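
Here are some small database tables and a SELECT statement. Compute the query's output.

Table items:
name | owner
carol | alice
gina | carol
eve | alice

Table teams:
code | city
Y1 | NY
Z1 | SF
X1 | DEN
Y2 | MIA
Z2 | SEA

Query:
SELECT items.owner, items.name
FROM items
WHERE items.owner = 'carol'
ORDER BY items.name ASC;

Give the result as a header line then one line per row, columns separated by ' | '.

== RESULT ==
items.owner | items.name
carol | gina

Derivation:
After WHERE (1 rows):
items.name | items.owner
gina | carol
After SELECT (1 rows):
items.owner | items.name
carol | gina
After ORDER BY (1 rows):
items.owner | items.name
carol | gina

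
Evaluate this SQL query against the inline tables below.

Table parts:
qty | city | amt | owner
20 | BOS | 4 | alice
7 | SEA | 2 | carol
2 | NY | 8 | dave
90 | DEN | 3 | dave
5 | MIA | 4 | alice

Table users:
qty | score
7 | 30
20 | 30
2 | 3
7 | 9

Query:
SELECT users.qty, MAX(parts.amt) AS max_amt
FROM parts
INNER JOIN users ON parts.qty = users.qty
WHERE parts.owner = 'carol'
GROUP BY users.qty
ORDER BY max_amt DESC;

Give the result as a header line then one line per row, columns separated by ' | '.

== RESULT ==
users.qty | max_amt
7 | 2

Derivation:
After JOIN users (4 rows):
parts.qty | parts.city | parts.amt | parts.owner | users.qty | users.score
20 | BOS | 4 | alice | 20 | 30
7 | SEA | 2 | carol | 7 | 30
7 | SEA | 2 | carol | 7 | 9
2 | NY | 8 | dave | 2 | 3
After WHERE (2 rows):
parts.qty | parts.city | parts.amt | parts.owner | users.qty | users.score
7 | SEA | 2 | carol | 7 | 30
7 | SEA | 2 | carol | 7 | 9
After GROUP BY (1 rows):
users.qty | max_amt
7 | 2
After ORDER BY (1 rows):
users.qty | max_amt
7 | 2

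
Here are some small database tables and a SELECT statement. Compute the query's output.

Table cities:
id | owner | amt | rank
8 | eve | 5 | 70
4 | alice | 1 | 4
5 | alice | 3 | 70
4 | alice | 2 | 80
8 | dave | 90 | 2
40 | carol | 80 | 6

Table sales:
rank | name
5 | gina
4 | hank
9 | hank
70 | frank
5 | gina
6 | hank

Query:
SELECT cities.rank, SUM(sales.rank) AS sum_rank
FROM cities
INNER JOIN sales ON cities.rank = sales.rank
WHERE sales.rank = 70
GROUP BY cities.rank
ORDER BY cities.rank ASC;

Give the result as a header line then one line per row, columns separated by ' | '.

== RESULT ==
cities.rank | sum_rank
70 | 140

Derivation:
After JOIN sales (4 rows):
cities.id | cities.owner | cities.amt | cities.rank | sales.rank | sales.name
8 | eve | 5 | 70 | 70 | frank
4 | alice | 1 | 4 | 4 | hank
5 | alice | 3 | 70 | 70 | frank
40 | carol | 80 | 6 | 6 | hank
After WHERE (2 rows):
cities.id | cities.owner | cities.amt | cities.rank | sales.rank | sales.name
8 | eve | 5 | 70 | 70 | frank
5 | alice | 3 | 70 | 70 | frank
After GROUP BY (1 rows):
cities.rank | sum_rank
70 | 140
After ORDER BY (1 rows):
cities.rank | sum_rank
70 | 140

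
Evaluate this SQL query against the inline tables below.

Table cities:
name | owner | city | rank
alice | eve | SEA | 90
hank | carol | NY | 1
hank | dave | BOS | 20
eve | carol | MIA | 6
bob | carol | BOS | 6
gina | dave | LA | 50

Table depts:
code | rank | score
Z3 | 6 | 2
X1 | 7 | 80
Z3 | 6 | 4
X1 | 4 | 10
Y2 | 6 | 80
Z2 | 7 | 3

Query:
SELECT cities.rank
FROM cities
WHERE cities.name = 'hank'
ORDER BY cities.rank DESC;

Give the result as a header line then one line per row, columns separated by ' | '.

== RESULT ==
cities.rank
20
1

Derivation:
After WHERE (2 rows):
cities.name | cities.owner | cities.city | cities.rank
hank | carol | NY | 1
hank | dave | BOS | 20
After SELECT (2 rows):
cities.rank
1
20
After ORDER BY (2 rows):
cities.rank
20
1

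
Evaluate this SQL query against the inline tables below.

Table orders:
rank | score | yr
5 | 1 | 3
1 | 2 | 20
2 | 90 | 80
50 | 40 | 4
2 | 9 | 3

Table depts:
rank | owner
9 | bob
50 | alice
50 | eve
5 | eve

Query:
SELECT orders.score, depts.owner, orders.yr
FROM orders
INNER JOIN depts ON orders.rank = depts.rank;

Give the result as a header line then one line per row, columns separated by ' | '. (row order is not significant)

After JOIN depts (3 rows):
orders.rank | orders.score | orders.yr | depts.rank | depts.owner
5 | 1 | 3 | 5 | eve
50 | 40 | 4 | 50 | alice
50 | 40 | 4 | 50 | eve
After SELECT (3 rows):
orders.score | depts.owner | orders.yr
1 | eve | 3
40 | alice | 4
40 | eve | 4

== RESULT ==
orders.score | depts.owner | orders.yr
1 | eve | 3
40 | alice | 4
40 | eve | 4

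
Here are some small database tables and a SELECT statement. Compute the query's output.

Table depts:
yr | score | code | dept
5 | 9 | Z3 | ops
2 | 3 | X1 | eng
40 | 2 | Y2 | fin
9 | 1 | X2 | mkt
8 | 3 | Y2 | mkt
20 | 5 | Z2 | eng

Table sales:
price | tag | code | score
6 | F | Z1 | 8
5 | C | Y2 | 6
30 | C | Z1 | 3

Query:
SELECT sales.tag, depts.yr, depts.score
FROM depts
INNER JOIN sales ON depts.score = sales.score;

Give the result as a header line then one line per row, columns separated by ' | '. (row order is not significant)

After JOIN sales (2 rows):
depts.yr | depts.score | depts.code | depts.dept | sales.price | sales.tag | sales.code | sales.score
2 | 3 | X1 | eng | 30 | C | Z1 | 3
8 | 3 | Y2 | mkt | 30 | C | Z1 | 3
After SELECT (2 rows):
sales.tag | depts.yr | depts.score
C | 2 | 3
C | 8 | 3

== RESULT ==
sales.tag | depts.yr | depts.score
C | 2 | 3
C | 8 | 3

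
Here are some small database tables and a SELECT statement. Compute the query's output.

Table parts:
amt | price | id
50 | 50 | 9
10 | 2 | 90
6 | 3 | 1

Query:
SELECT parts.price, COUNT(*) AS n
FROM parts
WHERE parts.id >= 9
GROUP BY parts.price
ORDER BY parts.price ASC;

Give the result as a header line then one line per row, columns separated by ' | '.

== RESULT ==
parts.price | n
2 | 1
50 | 1

Derivation:
After WHERE (2 rows):
parts.amt | parts.price | parts.id
50 | 50 | 9
10 | 2 | 90
After GROUP BY (2 rows):
parts.price | n
50 | 1
2 | 1
After ORDER BY (2 rows):
parts.price | n
2 | 1
50 | 1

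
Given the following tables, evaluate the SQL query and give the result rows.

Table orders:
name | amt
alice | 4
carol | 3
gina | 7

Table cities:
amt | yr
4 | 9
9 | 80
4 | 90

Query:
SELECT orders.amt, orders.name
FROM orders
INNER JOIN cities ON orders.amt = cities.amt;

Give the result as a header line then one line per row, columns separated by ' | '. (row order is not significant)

== RESULT ==
orders.amt | orders.name
4 | alice
4 | alice

Derivation:
After JOIN cities (2 rows):
orders.name | orders.amt | cities.amt | cities.yr
alice | 4 | 4 | 9
alice | 4 | 4 | 90
After SELECT (2 rows):
orders.amt | orders.name
4 | alice
4 | alice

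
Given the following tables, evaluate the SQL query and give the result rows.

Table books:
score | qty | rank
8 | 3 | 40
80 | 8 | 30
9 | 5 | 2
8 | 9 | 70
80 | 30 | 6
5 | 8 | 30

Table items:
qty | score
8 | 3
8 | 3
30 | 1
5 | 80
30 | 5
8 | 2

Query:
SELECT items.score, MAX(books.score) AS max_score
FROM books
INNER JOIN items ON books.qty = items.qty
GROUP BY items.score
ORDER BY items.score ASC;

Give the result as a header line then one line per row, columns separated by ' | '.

After JOIN items (9 rows):
books.score | books.qty | books.rank | items.qty | items.score
80 | 8 | 30 | 8 | 3
80 | 8 | 30 | 8 | 3
80 | 8 | 30 | 8 | 2
9 | 5 | 2 | 5 | 80
80 | 30 | 6 | 30 | 1
80 | 30 | 6 | 30 | 5
5 | 8 | 30 | 8 | 3
5 | 8 | 30 | 8 | 3
5 | 8 | 30 | 8 | 2
After GROUP BY (5 rows):
items.score | max_score
3 | 80
2 | 80
80 | 9
1 | 80
5 | 80
After ORDER BY (5 rows):
items.score | max_score
1 | 80
2 | 80
3 | 80
5 | 80
80 | 9

== RESULT ==
items.score | max_score
1 | 80
2 | 80
3 | 80
5 | 80
80 | 9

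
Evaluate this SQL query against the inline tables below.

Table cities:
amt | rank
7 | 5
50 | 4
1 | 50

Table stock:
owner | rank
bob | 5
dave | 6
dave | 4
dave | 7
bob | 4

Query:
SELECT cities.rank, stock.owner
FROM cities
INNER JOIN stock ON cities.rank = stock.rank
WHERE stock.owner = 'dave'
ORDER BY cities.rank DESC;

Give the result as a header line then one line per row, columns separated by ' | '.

After JOIN stock (3 rows):
cities.amt | cities.rank | stock.owner | stock.rank
7 | 5 | bob | 5
50 | 4 | dave | 4
50 | 4 | bob | 4
After WHERE (1 rows):
cities.amt | cities.rank | stock.owner | stock.rank
50 | 4 | dave | 4
After SELECT (1 rows):
cities.rank | stock.owner
4 | dave
After ORDER BY (1 rows):
cities.rank | stock.owner
4 | dave

== RESULT ==
cities.rank | stock.owner
4 | dave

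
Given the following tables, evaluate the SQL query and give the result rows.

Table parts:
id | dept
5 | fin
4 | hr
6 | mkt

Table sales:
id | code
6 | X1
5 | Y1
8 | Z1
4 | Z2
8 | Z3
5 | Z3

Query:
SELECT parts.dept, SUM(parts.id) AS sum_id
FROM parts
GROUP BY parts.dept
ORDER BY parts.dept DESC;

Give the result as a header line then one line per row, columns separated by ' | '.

After GROUP BY (3 rows):
parts.dept | sum_id
fin | 5
hr | 4
mkt | 6
After ORDER BY (3 rows):
parts.dept | sum_id
mkt | 6
hr | 4
fin | 5

== RESULT ==
parts.dept | sum_id
mkt | 6
hr | 4
fin | 5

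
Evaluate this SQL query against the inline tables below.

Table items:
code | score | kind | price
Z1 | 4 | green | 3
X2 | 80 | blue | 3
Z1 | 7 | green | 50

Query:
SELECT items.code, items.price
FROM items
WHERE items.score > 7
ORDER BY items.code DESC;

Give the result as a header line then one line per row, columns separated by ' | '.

After WHERE (1 rows):
items.code | items.score | items.kind | items.price
X2 | 80 | blue | 3
After SELECT (1 rows):
items.code | items.price
X2 | 3
After ORDER BY (1 rows):
items.code | items.price
X2 | 3

== RESULT ==
items.code | items.price
X2 | 3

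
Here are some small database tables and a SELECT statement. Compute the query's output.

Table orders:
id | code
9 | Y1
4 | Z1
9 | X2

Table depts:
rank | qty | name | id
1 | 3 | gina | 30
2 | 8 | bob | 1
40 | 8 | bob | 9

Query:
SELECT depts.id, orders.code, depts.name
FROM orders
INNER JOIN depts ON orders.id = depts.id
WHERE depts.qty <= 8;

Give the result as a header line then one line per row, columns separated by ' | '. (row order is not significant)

== RESULT ==
depts.id | orders.code | depts.name
9 | Y1 | bob
9 | X2 | bob

Derivation:
After JOIN depts (2 rows):
orders.id | orders.code | depts.rank | depts.qty | depts.name | depts.id
9 | Y1 | 40 | 8 | bob | 9
9 | X2 | 40 | 8 | bob | 9
After WHERE (2 rows):
orders.id | orders.code | depts.rank | depts.qty | depts.name | depts.id
9 | Y1 | 40 | 8 | bob | 9
9 | X2 | 40 | 8 | bob | 9
After SELECT (2 rows):
depts.id | orders.code | depts.name
9 | Y1 | bob
9 | X2 | bob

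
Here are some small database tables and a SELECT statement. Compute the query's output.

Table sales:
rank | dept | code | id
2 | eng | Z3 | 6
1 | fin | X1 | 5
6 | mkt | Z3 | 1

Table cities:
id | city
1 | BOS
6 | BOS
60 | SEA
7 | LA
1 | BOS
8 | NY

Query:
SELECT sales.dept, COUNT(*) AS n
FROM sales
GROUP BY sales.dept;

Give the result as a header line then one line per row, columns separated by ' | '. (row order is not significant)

After GROUP BY (3 rows):
sales.dept | n
eng | 1
fin | 1
mkt | 1

== RESULT ==
sales.dept | n
eng | 1
fin | 1
mkt | 1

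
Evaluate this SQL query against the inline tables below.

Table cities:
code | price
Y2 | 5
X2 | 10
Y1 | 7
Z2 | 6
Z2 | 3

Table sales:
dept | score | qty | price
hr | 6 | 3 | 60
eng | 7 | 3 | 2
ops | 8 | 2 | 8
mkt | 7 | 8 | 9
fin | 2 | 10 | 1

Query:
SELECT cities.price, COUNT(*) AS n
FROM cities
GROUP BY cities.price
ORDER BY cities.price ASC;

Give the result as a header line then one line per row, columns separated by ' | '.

After GROUP BY (5 rows):
cities.price | n
5 | 1
10 | 1
7 | 1
6 | 1
3 | 1
After ORDER BY (5 rows):
cities.price | n
3 | 1
5 | 1
6 | 1
7 | 1
10 | 1

== RESULT ==
cities.price | n
3 | 1
5 | 1
6 | 1
7 | 1
10 | 1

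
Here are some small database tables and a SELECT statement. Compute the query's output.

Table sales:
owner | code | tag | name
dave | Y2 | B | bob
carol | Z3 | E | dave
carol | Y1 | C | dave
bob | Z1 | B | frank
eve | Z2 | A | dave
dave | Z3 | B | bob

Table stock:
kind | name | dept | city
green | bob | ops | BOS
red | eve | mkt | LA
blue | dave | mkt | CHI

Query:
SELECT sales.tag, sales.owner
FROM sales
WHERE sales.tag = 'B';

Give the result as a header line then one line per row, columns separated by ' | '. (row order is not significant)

After WHERE (3 rows):
sales.owner | sales.code | sales.tag | sales.name
dave | Y2 | B | bob
bob | Z1 | B | frank
dave | Z3 | B | bob
After SELECT (3 rows):
sales.tag | sales.owner
B | dave
B | bob
B | dave

== RESULT ==
sales.tag | sales.owner
B | dave
B | bob
B | dave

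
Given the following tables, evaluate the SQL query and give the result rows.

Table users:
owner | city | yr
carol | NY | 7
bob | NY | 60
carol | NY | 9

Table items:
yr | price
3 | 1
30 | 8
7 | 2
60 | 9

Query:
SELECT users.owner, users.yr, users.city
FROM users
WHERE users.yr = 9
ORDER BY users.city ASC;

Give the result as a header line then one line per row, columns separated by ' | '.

== RESULT ==
users.owner | users.yr | users.city
carol | 9 | NY

Derivation:
After WHERE (1 rows):
users.owner | users.city | users.yr
carol | NY | 9
After SELECT (1 rows):
users.owner | users.yr | users.city
carol | 9 | NY
After ORDER BY (1 rows):
users.owner | users.yr | users.city
carol | 9 | NY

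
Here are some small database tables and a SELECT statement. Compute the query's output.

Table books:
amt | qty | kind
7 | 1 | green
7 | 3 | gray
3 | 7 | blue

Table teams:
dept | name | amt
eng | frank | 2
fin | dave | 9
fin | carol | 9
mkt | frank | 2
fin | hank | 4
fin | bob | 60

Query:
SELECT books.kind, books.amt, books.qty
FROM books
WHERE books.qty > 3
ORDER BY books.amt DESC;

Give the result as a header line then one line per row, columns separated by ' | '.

== RESULT ==
books.kind | books.amt | books.qty
blue | 3 | 7

Derivation:
After WHERE (1 rows):
books.amt | books.qty | books.kind
3 | 7 | blue
After SELECT (1 rows):
books.kind | books.amt | books.qty
blue | 3 | 7
After ORDER BY (1 rows):
books.kind | books.amt | books.qty
blue | 3 | 7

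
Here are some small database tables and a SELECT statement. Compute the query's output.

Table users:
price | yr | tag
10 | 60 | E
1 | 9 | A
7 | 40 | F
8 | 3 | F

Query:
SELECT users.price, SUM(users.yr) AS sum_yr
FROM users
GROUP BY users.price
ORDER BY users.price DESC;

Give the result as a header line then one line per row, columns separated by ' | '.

== RESULT ==
users.price | sum_yr
10 | 60
8 | 3
7 | 40
1 | 9

Derivation:
After GROUP BY (4 rows):
users.price | sum_yr
10 | 60
1 | 9
7 | 40
8 | 3
After ORDER BY (4 rows):
users.price | sum_yr
10 | 60
8 | 3
7 | 40
1 | 9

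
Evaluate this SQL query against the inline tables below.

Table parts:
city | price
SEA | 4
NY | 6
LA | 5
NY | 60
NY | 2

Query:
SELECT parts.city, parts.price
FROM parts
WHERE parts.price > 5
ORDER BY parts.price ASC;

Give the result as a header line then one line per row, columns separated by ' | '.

After WHERE (2 rows):
parts.city | parts.price
NY | 6
NY | 60
After SELECT (2 rows):
parts.city | parts.price
NY | 6
NY | 60
After ORDER BY (2 rows):
parts.city | parts.price
NY | 6
NY | 60

== RESULT ==
parts.city | parts.price
NY | 6
NY | 60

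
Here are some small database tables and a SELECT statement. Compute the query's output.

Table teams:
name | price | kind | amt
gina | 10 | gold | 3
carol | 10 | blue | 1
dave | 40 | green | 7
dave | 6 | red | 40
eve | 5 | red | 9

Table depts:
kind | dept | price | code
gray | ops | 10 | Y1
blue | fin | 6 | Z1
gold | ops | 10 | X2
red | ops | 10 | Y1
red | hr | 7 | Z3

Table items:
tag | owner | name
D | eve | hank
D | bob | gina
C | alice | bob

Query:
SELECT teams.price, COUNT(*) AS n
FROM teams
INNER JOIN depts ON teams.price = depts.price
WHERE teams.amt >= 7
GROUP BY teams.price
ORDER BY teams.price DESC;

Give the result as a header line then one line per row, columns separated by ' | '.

After JOIN depts (7 rows):
teams.name | teams.price | teams.kind | teams.amt | depts.kind | depts.dept | depts.price | depts.code
gina | 10 | gold | 3 | gray | ops | 10 | Y1
gina | 10 | gold | 3 | gold | ops | 10 | X2
gina | 10 | gold | 3 | red | ops | 10 | Y1
carol | 10 | blue | 1 | gray | ops | 10 | Y1
carol | 10 | blue | 1 | gold | ops | 10 | X2
carol | 10 | blue | 1 | red | ops | 10 | Y1
dave | 6 | red | 40 | blue | fin | 6 | Z1
After WHERE (1 rows):
teams.name | teams.price | teams.kind | teams.amt | depts.kind | depts.dept | depts.price | depts.code
dave | 6 | red | 40 | blue | fin | 6 | Z1
After GROUP BY (1 rows):
teams.price | n
6 | 1
After ORDER BY (1 rows):
teams.price | n
6 | 1

== RESULT ==
teams.price | n
6 | 1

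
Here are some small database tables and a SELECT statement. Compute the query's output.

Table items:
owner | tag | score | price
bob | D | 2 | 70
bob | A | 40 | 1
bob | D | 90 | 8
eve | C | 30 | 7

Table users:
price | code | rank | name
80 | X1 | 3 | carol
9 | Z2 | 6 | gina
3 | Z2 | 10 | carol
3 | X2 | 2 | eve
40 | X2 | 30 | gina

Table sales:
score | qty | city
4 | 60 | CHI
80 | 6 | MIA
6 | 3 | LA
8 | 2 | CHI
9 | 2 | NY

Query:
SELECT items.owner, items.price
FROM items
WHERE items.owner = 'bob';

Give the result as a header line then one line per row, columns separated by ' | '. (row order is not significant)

== RESULT ==
items.owner | items.price
bob | 70
bob | 1
bob | 8

Derivation:
After WHERE (3 rows):
items.owner | items.tag | items.score | items.price
bob | D | 2 | 70
bob | A | 40 | 1
bob | D | 90 | 8
After SELECT (3 rows):
items.owner | items.price
bob | 70
bob | 1
bob | 8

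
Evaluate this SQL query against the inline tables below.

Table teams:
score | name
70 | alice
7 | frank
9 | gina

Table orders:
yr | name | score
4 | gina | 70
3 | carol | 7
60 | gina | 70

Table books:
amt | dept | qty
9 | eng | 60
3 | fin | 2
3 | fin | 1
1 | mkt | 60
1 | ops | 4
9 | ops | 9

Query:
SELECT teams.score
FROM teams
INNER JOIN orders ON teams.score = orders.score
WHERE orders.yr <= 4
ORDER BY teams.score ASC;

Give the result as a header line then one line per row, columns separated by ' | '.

== RESULT ==
teams.score
7
70

Derivation:
After JOIN orders (3 rows):
teams.score | teams.name | orders.yr | orders.name | orders.score
70 | alice | 4 | gina | 70
70 | alice | 60 | gina | 70
7 | frank | 3 | carol | 7
After WHERE (2 rows):
teams.score | teams.name | orders.yr | orders.name | orders.score
70 | alice | 4 | gina | 70
7 | frank | 3 | carol | 7
After SELECT (2 rows):
teams.score
70
7
After ORDER BY (2 rows):
teams.score
7
70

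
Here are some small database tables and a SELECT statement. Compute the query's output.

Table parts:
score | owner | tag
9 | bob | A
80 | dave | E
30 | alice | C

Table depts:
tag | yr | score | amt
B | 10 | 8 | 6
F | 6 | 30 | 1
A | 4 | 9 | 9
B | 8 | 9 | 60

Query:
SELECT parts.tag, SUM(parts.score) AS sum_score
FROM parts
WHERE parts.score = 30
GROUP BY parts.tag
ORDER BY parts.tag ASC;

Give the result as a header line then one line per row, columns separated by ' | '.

== RESULT ==
parts.tag | sum_score
C | 30

Derivation:
After WHERE (1 rows):
parts.score | parts.owner | parts.tag
30 | alice | C
After GROUP BY (1 rows):
parts.tag | sum_score
C | 30
After ORDER BY (1 rows):
parts.tag | sum_score
C | 30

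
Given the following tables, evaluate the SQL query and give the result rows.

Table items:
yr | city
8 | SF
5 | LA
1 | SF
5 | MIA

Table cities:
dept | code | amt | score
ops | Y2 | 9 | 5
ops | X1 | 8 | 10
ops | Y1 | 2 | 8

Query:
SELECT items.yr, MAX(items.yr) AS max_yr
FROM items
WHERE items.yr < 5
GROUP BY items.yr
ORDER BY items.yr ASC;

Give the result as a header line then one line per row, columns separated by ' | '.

== RESULT ==
items.yr | max_yr
1 | 1

Derivation:
After WHERE (1 rows):
items.yr | items.city
1 | SF
After GROUP BY (1 rows):
items.yr | max_yr
1 | 1
After ORDER BY (1 rows):
items.yr | max_yr
1 | 1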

::::::

Work required: State the number of lines above that hold the string "green", with nothing added.

Reply: 5